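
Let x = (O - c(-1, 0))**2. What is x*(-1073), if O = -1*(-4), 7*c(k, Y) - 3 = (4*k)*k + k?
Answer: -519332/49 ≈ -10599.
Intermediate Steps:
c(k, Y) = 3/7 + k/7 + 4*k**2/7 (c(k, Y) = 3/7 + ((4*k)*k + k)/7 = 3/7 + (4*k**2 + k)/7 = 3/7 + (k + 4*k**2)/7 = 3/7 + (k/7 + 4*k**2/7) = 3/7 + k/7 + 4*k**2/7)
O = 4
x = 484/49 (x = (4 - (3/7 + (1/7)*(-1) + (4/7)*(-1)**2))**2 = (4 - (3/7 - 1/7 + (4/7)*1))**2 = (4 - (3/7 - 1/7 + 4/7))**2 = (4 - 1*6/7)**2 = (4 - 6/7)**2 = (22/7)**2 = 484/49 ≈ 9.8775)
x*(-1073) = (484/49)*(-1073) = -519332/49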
* * *
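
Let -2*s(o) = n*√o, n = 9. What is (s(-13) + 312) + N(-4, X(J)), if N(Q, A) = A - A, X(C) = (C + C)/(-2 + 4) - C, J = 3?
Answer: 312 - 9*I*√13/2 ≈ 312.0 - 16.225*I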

Directions> Scan the listing for the word "What". Copy every line in which it appears.

Answer area>
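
Let x = (O - c(-1, 0))**2. What is x*(-1073), if O = -1*(-4), 7*c(k, Y) - 3 = (4*k)*k + k?
Let -2*s(o) = n*√o, n = 9. What is (s(-13) + 312) + N(-4, X(J)), if N(Q, A) = A - A, X(C) = (C + C)/(-2 + 4) - C, J = 3?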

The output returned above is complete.